## Aim of the exercise
Return each line of the records below in which the string "events" turns up.

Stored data
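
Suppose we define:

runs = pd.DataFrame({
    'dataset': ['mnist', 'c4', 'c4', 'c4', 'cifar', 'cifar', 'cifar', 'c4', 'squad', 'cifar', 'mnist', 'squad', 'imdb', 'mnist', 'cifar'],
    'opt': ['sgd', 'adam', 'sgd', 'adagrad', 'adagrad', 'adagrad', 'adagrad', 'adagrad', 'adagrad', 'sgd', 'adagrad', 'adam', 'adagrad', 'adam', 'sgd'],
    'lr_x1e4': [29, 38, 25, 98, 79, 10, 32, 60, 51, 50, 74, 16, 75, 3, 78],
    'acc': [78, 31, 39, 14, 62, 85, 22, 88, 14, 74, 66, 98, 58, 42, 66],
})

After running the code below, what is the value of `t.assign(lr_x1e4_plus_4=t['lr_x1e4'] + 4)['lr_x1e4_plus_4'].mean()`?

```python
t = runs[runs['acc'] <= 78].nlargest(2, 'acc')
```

filter rows where acc <= 78:
   dataset      opt  lr_x1e4  acc
0    mnist      sgd       29   78
1       c4     adam       38   31
2       c4      sgd       25   39
3       c4  adagrad       98   14
4    cifar  adagrad       79   62
6    cifar  adagrad       32   22
8    squad  adagrad       51   14
9    cifar      sgd       50   74
10   mnist  adagrad       74   66
12    imdb  adagrad       75   58
13   mnist     adam        3   42
14   cifar      sgd       78   66
take 2 rows with largest acc:
  dataset  opt  lr_x1e4  acc
0   mnist  sgd       29   78
9   cifar  sgd       50   74
add column lr_x1e4_plus_4 = t['lr_x1e4'] + 4:
  dataset  opt  lr_x1e4  acc  lr_x1e4_plus_4
0   mnist  sgd       29   78              33
9   cifar  sgd       50   74              54
mean of column 'lr_x1e4_plus_4' → 43.5

43.5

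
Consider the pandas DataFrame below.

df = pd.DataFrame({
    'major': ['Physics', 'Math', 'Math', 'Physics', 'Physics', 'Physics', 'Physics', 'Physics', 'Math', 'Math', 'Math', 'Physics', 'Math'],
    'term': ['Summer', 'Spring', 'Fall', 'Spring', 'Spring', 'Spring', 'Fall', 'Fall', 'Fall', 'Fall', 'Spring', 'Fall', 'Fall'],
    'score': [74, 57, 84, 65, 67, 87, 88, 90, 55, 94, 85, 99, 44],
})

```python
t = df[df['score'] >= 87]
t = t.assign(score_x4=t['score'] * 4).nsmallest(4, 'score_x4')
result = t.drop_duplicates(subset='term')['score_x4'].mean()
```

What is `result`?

filter rows where score >= 87:
      major    term  score
5   Physics  Spring     87
6   Physics    Fall     88
7   Physics    Fall     90
9      Math    Fall     94
11  Physics    Fall     99
add column score_x4 = t['score'] * 4:
      major    term  score  score_x4
5   Physics  Spring     87       348
6   Physics    Fall     88       352
7   Physics    Fall     90       360
9      Math    Fall     94       376
11  Physics    Fall     99       396
take 4 rows with smallest score_x4:
     major    term  score  score_x4
5  Physics  Spring     87       348
6  Physics    Fall     88       352
7  Physics    Fall     90       360
9     Math    Fall     94       376
drop duplicate term (keep=first):
     major    term  score  score_x4
5  Physics  Spring     87       348
6  Physics    Fall     88       352
Finally, mean of column 'score_x4' = 350.0.

350.0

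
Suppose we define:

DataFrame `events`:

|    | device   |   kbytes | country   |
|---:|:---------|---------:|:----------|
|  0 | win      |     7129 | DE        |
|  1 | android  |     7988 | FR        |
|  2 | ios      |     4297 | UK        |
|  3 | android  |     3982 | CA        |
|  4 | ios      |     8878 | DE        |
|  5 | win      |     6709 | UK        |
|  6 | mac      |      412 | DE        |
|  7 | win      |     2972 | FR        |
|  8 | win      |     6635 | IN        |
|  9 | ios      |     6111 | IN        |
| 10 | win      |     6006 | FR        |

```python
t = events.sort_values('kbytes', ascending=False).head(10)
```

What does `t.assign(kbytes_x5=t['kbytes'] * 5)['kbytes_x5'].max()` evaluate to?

44390

sort by kbytes descending:
     device  kbytes country
4       ios    8878      DE
1   android    7988      FR
0       win    7129      DE
5       win    6709      UK
8       win    6635      IN
9       ios    6111      IN
10      win    6006      FR
2       ios    4297      UK
3   android    3982      CA
7       win    2972      FR
6       mac     412      DE
take first 10 rows:
     device  kbytes country
4       ios    8878      DE
1   android    7988      FR
0       win    7129      DE
5       win    6709      UK
8       win    6635      IN
9       ios    6111      IN
10      win    6006      FR
2       ios    4297      UK
3   android    3982      CA
7       win    2972      FR
add column kbytes_x5 = t['kbytes'] * 5:
     device  kbytes country  kbytes_x5
4       ios    8878      DE      44390
1   android    7988      FR      39940
0       win    7129      DE      35645
5       win    6709      UK      33545
8       win    6635      IN      33175
9       ios    6111      IN      30555
10      win    6006      FR      30030
2       ios    4297      UK      21485
3   android    3982      CA      19910
7       win    2972      FR      14860
Hence 44390.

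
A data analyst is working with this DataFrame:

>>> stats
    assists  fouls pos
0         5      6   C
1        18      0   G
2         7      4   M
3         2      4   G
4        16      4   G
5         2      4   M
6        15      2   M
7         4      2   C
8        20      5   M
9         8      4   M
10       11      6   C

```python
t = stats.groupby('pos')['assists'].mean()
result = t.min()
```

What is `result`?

6.66666666667

group by pos, mean of assists:
pos
C     6.666667
G    12.000000
M    10.400000
Name: assists, dtype: float64
Finally, min of the resulting series = 6.66666666667.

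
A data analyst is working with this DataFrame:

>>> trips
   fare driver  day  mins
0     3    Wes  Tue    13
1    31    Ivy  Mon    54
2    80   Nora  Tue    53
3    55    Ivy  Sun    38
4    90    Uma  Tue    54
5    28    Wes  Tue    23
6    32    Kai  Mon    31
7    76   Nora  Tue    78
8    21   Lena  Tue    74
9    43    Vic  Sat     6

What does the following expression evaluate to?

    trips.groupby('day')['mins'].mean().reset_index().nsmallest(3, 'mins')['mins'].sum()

group by day, mean of mins:
day
Mon    42.500000
Sat     6.000000
Sun    38.000000
Tue    49.166667
Name: mins, dtype: float64
reset_index():
   day       mins
0  Mon  42.500000
1  Sat   6.000000
2  Sun  38.000000
3  Tue  49.166667
take 3 rows with smallest mins:
   day  mins
1  Sat   6.0
2  Sun  38.0
0  Mon  42.5
Reading off the sum of column 'mins', we get 86.5.

86.5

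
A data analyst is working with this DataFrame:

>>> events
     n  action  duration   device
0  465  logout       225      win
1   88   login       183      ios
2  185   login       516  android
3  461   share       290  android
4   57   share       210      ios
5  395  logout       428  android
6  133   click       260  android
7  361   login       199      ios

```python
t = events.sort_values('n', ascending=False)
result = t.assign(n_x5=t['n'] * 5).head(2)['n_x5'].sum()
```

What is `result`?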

## Result for this task
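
DataFrame `events`:
t = events.sort_values('kbytes', ascending=False).head(10)
>>> events
t = events.sort_values('n', ascending=False)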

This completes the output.